What the exercise asks –
Below are entries. Copy exactly the lines running from the line that holds "o$. What is" to the line that holds "Answer: -601701724/3 ≈ -2.0057e+8", with both ends included.

Extracted records –
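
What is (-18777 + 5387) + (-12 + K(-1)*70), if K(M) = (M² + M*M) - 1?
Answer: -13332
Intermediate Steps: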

==

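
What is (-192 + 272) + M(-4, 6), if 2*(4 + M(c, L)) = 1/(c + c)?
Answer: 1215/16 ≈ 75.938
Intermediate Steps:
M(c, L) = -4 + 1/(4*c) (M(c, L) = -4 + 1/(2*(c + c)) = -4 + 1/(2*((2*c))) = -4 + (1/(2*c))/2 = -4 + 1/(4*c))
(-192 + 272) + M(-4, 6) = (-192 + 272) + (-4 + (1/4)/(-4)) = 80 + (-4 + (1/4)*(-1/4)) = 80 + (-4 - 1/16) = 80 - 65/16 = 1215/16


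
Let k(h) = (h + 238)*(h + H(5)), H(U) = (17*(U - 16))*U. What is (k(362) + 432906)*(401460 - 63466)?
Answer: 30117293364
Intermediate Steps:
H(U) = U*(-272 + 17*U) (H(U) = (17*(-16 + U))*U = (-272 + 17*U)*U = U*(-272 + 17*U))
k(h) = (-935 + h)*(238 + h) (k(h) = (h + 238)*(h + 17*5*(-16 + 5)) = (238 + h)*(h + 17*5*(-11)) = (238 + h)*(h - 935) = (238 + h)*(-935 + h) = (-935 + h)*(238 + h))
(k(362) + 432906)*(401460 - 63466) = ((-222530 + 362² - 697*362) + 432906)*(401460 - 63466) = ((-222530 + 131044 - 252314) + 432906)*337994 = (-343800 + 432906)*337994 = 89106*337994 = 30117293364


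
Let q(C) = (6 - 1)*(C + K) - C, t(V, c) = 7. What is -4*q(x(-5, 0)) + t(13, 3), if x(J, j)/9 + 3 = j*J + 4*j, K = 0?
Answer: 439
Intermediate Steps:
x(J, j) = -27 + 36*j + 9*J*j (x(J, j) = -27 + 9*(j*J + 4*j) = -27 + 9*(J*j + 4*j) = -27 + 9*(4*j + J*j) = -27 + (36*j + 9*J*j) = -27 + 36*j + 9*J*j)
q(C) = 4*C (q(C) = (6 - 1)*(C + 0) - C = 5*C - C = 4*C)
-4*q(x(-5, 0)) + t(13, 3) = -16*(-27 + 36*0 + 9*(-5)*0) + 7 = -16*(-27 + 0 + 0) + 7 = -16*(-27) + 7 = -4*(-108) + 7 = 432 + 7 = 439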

...

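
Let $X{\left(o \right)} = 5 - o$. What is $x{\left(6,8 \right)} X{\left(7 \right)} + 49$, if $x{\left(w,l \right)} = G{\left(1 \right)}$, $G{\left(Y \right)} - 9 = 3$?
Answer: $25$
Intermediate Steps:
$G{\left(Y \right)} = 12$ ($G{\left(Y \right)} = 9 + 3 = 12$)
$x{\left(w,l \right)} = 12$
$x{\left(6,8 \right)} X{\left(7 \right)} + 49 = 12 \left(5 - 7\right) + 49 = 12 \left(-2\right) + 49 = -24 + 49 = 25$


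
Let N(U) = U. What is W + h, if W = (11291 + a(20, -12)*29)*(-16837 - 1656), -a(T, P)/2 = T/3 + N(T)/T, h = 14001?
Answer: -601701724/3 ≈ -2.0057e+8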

Solution –
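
Let $X{\left(o \right)} = 5 - o$. What is $x{\left(6,8 \right)} X{\left(7 \right)} + 49$, if $x{\left(w,l \right)} = G{\left(1 \right)}$, $G{\left(Y \right)} - 9 = 3$?
Answer: $25$
Intermediate Steps:
$G{\left(Y \right)} = 12$ ($G{\left(Y \right)} = 9 + 3 = 12$)
$x{\left(w,l \right)} = 12$
$x{\left(6,8 \right)} X{\left(7 \right)} + 49 = 12 \left(5 - 7\right) + 49 = 12 \left(-2\right) + 49 = -24 + 49 = 25$


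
Let N(U) = U. What is W + h, if W = (11291 + a(20, -12)*29)*(-16837 - 1656), -a(T, P)/2 = T/3 + N(T)/T, h = 14001?
Answer: -601701724/3 ≈ -2.0057e+8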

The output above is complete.